Assigned task:
Read the records below. Copy each line where the string "Give" occurs.

Data entries
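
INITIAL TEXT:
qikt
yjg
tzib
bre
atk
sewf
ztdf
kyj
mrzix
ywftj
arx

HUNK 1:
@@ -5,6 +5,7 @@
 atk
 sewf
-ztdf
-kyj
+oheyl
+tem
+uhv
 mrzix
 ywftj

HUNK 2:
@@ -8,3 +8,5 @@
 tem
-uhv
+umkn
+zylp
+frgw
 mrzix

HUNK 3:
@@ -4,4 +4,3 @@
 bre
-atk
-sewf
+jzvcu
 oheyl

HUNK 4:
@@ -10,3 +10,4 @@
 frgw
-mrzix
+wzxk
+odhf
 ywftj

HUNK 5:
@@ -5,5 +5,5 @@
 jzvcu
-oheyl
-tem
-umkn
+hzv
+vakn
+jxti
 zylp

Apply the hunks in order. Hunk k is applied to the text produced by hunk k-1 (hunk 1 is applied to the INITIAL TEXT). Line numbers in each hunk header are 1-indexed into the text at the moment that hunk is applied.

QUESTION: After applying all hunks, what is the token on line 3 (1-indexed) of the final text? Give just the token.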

* * *

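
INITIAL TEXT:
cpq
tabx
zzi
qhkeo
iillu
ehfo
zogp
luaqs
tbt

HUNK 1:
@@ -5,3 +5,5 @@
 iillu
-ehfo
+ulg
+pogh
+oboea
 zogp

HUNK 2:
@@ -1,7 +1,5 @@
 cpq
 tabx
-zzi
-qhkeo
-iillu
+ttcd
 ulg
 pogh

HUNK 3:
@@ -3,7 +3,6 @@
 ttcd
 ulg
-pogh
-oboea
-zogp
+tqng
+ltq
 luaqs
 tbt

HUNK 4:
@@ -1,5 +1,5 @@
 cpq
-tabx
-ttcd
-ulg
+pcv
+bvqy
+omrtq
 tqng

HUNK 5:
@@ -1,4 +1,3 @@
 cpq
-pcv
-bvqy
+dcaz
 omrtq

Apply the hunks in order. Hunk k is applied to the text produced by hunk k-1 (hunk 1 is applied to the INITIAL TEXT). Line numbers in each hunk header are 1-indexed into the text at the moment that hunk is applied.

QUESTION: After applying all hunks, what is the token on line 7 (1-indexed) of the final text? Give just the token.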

Solution to the exercise:
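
QUESTION: After applying all hunks, what is the token on line 3 (1-indexed) of the final text? Give just the token.
QUESTION: After applying all hunks, what is the token on line 7 (1-indexed) of the final text? Give just the token.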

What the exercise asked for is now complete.